# WHAT THE TASK REQUIRES
Your answer must be an exact copy of the listing.

# THE DATA
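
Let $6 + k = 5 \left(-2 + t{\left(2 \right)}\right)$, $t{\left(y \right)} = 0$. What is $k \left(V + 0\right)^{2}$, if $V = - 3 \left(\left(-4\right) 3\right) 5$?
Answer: $-518400$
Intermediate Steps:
$V = 180$ ($V = \left(-3\right) \left(-12\right) 5 = 36 \cdot 5 = 180$)
$k = -16$ ($k = -6 + 5 \left(-2 + 0\right) = -6 + 5 \left(-2\right) = -6 - 10 = -16$)
$k \left(V + 0\right)^{2} = - 16 \left(180 + 0\right)^{2} = - 16 \cdot 180^{2} = \left(-16\right) 32400 = -518400$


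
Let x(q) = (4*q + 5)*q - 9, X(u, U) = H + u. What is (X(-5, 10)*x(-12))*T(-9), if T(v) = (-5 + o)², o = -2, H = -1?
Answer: -149058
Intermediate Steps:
X(u, U) = -1 + u
T(v) = 49 (T(v) = (-5 - 2)² = (-7)² = 49)
x(q) = -9 + q*(5 + 4*q) (x(q) = (5 + 4*q)*q - 9 = q*(5 + 4*q) - 9 = -9 + q*(5 + 4*q))
(X(-5, 10)*x(-12))*T(-9) = ((-1 - 5)*(-9 + 4*(-12)² + 5*(-12)))*49 = -6*(-9 + 4*144 - 60)*49 = -6*(-9 + 576 - 60)*49 = -6*507*49 = -3042*49 = -149058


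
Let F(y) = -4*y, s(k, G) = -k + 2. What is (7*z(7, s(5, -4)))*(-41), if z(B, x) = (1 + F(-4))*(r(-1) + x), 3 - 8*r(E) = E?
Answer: 24395/2 ≈ 12198.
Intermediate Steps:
s(k, G) = 2 - k
r(E) = 3/8 - E/8
z(B, x) = 17/2 + 17*x (z(B, x) = (1 - 4*(-4))*((3/8 - ⅛*(-1)) + x) = (1 + 16)*((3/8 + ⅛) + x) = 17*(½ + x) = 17/2 + 17*x)
(7*z(7, s(5, -4)))*(-41) = (7*(17/2 + 17*(2 - 1*5)))*(-41) = (7*(17/2 + 17*(2 - 5)))*(-41) = (7*(17/2 + 17*(-3)))*(-41) = (7*(17/2 - 51))*(-41) = (7*(-85/2))*(-41) = -595/2*(-41) = 24395/2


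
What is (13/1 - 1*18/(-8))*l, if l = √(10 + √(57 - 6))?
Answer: 61*√(10 + √51)/4 ≈ 63.138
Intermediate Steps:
l = √(10 + √51) ≈ 4.1402
(13/1 - 1*18/(-8))*l = (13/1 - 1*18/(-8))*√(10 + √51) = (13*1 - 18*(-⅛))*√(10 + √51) = (13 + 9/4)*√(10 + √51) = 61*√(10 + √51)/4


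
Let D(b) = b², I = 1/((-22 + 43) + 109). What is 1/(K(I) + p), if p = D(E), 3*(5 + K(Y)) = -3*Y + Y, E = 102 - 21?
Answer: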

# WRITTEN SOLUTION
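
Let $6 + k = 5 \left(-2 + t{\left(2 \right)}\right)$, $t{\left(y \right)} = 0$. What is $k \left(V + 0\right)^{2}$, if $V = - 3 \left(\left(-4\right) 3\right) 5$?
Answer: $-518400$
Intermediate Steps:
$V = 180$ ($V = \left(-3\right) \left(-12\right) 5 = 36 \cdot 5 = 180$)
$k = -16$ ($k = -6 + 5 \left(-2 + 0\right) = -6 + 5 \left(-2\right) = -6 - 10 = -16$)
$k \left(V + 0\right)^{2} = - 16 \left(180 + 0\right)^{2} = - 16 \cdot 180^{2} = \left(-16\right) 32400 = -518400$


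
Let x(q) = (4*q + 5)*q - 9, X(u, U) = H + u. What is (X(-5, 10)*x(-12))*T(-9), if T(v) = (-5 + o)², o = -2, H = -1?
Answer: -149058
Intermediate Steps:
X(u, U) = -1 + u
T(v) = 49 (T(v) = (-5 - 2)² = (-7)² = 49)
x(q) = -9 + q*(5 + 4*q) (x(q) = (5 + 4*q)*q - 9 = q*(5 + 4*q) - 9 = -9 + q*(5 + 4*q))
(X(-5, 10)*x(-12))*T(-9) = ((-1 - 5)*(-9 + 4*(-12)² + 5*(-12)))*49 = -6*(-9 + 4*144 - 60)*49 = -6*(-9 + 576 - 60)*49 = -6*507*49 = -3042*49 = -149058


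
Let F(y) = -4*y, s(k, G) = -k + 2. What is (7*z(7, s(5, -4)))*(-41), if z(B, x) = (1 + F(-4))*(r(-1) + x), 3 - 8*r(E) = E?
Answer: 24395/2 ≈ 12198.
Intermediate Steps:
s(k, G) = 2 - k
r(E) = 3/8 - E/8
z(B, x) = 17/2 + 17*x (z(B, x) = (1 - 4*(-4))*((3/8 - ⅛*(-1)) + x) = (1 + 16)*((3/8 + ⅛) + x) = 17*(½ + x) = 17/2 + 17*x)
(7*z(7, s(5, -4)))*(-41) = (7*(17/2 + 17*(2 - 1*5)))*(-41) = (7*(17/2 + 17*(2 - 5)))*(-41) = (7*(17/2 + 17*(-3)))*(-41) = (7*(17/2 - 51))*(-41) = (7*(-85/2))*(-41) = -595/2*(-41) = 24395/2


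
What is (13/1 - 1*18/(-8))*l, if l = √(10 + √(57 - 6))?
Answer: 61*√(10 + √51)/4 ≈ 63.138
Intermediate Steps:
l = √(10 + √51) ≈ 4.1402
(13/1 - 1*18/(-8))*l = (13/1 - 1*18/(-8))*√(10 + √51) = (13*1 - 18*(-⅛))*√(10 + √51) = (13 + 9/4)*√(10 + √51) = 61*√(10 + √51)/4


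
Let D(b) = b², I = 1/((-22 + 43) + 109). What is 1/(K(I) + p), if p = D(E), 3*(5 + K(Y)) = -3*Y + Y, E = 102 - 21?
Answer: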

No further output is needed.